(MATERIAL SUPPLIED Opens)

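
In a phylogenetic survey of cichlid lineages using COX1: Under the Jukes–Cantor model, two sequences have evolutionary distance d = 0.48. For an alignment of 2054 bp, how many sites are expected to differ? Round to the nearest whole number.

Invert JC69: p = (3/4)(1 − e^(−4d/3)) = 0.75 × (1 − e^(-0.64)) = 0.75 × (1 − 0.527292) = 0.354531.
Expected differing sites = pL ≈ 0.354531 × 2054 = 728.206674 ≈ 728.

728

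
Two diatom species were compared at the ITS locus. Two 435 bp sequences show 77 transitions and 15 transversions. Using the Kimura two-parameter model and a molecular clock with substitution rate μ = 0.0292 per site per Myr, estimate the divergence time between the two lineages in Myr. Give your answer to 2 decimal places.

P = 77/435 ≈ 0.177011 and Q = 15/435 ≈ 0.034483.
Under the Kimura two-parameter model, d = −½ ln(1 − 2P − Q) − ¼ ln(1 − 2Q).
1 − 2P − Q = 0.611495, giving −½ ln(0.611495) = 0.245924.
1 − 2Q = 0.931034, giving −¼ ln(0.931034) = 0.017865.
d = 0.245924 + 0.017865 = 0.263789.
Under a molecular clock d = 2μt, so t = d/(2μ) = 0.263789 / (2 × 0.0292) = 4.52 Myr.

4.52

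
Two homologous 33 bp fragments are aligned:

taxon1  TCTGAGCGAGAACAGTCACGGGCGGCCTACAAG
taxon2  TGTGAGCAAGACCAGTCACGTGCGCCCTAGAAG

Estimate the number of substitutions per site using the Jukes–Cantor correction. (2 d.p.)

0.21

The sequences differ at 6 of 33 sites (2, 8, 12, 21, 25, 30), so p = 6/33 ≈ 0.181818.
d = −(3/4) ln(1 − 4p/3) = −0.75 ln(1 − 0.242424) = −0.75 ln(0.757576)
  = −0.75 × (-0.277631) = 0.208223 substitutions/site.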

(MATERIAL SUPPLIED Closes)

**TASK STATEMENT:** Transcribe the records exactly as given.

**SOLUTION TO THIS PROBLEM:**
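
In a phylogenetic survey of cichlid lineages using COX1: Under the Jukes–Cantor model, two sequences have evolutionary distance d = 0.48. For an alignment of 2054 bp, how many sites are expected to differ? Round to the nearest whole number.

Invert JC69: p = (3/4)(1 − e^(−4d/3)) = 0.75 × (1 − e^(-0.64)) = 0.75 × (1 − 0.527292) = 0.354531.
Expected differing sites = pL ≈ 0.354531 × 2054 = 728.206674 ≈ 728.

728

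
Two diatom species were compared at the ITS locus. Two 435 bp sequences show 77 transitions and 15 transversions. Using the Kimura two-parameter model and a molecular clock with substitution rate μ = 0.0292 per site per Myr, estimate the divergence time between the two lineages in Myr. Give your answer to 2 decimal places.

P = 77/435 ≈ 0.177011 and Q = 15/435 ≈ 0.034483.
Under the Kimura two-parameter model, d = −½ ln(1 − 2P − Q) − ¼ ln(1 − 2Q).
1 − 2P − Q = 0.611495, giving −½ ln(0.611495) = 0.245924.
1 − 2Q = 0.931034, giving −¼ ln(0.931034) = 0.017865.
d = 0.245924 + 0.017865 = 0.263789.
Under a molecular clock d = 2μt, so t = d/(2μ) = 0.263789 / (2 × 0.0292) = 4.52 Myr.

4.52

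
Two homologous 33 bp fragments are aligned:

taxon1  TCTGAGCGAGAACAGTCACGGGCGGCCTACAAG
taxon2  TGTGAGCAAGACCAGTCACGTGCGCCCTAGAAG

Estimate the number of substitutions per site using the Jukes–Cantor correction. (2 d.p.)

0.21

The sequences differ at 6 of 33 sites (2, 8, 12, 21, 25, 30), so p = 6/33 ≈ 0.181818.
d = −(3/4) ln(1 − 4p/3) = −0.75 ln(1 − 0.242424) = −0.75 ln(0.757576)
  = −0.75 × (-0.277631) = 0.208223 substitutions/site.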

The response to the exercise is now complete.